**WORK TO BE COMPLETED**
Retype the entries exactly. Include every line.

*** DATA EXTRACT ***

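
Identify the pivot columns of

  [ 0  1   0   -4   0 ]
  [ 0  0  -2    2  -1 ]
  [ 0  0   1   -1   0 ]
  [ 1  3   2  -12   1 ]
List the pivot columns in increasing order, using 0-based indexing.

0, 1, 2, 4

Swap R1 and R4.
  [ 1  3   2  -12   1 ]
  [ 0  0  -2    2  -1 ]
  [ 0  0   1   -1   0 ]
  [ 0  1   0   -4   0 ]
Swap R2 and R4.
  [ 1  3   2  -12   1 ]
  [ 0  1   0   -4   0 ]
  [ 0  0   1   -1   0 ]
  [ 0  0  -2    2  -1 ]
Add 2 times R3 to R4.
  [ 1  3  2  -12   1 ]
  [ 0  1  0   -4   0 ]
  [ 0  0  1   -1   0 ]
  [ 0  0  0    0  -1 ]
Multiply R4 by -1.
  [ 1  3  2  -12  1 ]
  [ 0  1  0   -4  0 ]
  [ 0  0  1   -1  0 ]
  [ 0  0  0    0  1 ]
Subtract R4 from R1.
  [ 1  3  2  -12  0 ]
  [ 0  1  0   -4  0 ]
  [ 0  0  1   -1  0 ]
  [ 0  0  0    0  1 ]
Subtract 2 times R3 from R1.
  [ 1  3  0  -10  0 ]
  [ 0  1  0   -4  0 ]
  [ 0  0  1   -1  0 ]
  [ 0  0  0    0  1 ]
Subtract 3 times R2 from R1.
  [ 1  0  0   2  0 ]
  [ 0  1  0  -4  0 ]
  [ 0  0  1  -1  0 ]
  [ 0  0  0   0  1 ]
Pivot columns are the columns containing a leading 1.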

*** End of DATA EXTRACT ***

**SOLVED PROBLEM**
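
Identify the pivot columns of

  [ 0  1   0   -4   0 ]
  [ 0  0  -2    2  -1 ]
  [ 0  0   1   -1   0 ]
  [ 1  3   2  -12   1 ]
List the pivot columns in increasing order, using 0-based indexing.

0, 1, 2, 4

Swap R1 and R4.
  [ 1  3   2  -12   1 ]
  [ 0  0  -2    2  -1 ]
  [ 0  0   1   -1   0 ]
  [ 0  1   0   -4   0 ]
Swap R2 and R4.
  [ 1  3   2  -12   1 ]
  [ 0  1   0   -4   0 ]
  [ 0  0   1   -1   0 ]
  [ 0  0  -2    2  -1 ]
Add 2 times R3 to R4.
  [ 1  3  2  -12   1 ]
  [ 0  1  0   -4   0 ]
  [ 0  0  1   -1   0 ]
  [ 0  0  0    0  -1 ]
Multiply R4 by -1.
  [ 1  3  2  -12  1 ]
  [ 0  1  0   -4  0 ]
  [ 0  0  1   -1  0 ]
  [ 0  0  0    0  1 ]
Subtract R4 from R1.
  [ 1  3  2  -12  0 ]
  [ 0  1  0   -4  0 ]
  [ 0  0  1   -1  0 ]
  [ 0  0  0    0  1 ]
Subtract 2 times R3 from R1.
  [ 1  3  0  -10  0 ]
  [ 0  1  0   -4  0 ]
  [ 0  0  1   -1  0 ]
  [ 0  0  0    0  1 ]
Subtract 3 times R2 from R1.
  [ 1  0  0   2  0 ]
  [ 0  1  0  -4  0 ]
  [ 0  0  1  -1  0 ]
  [ 0  0  0   0  1 ]
Pivot columns are the columns containing a leading 1.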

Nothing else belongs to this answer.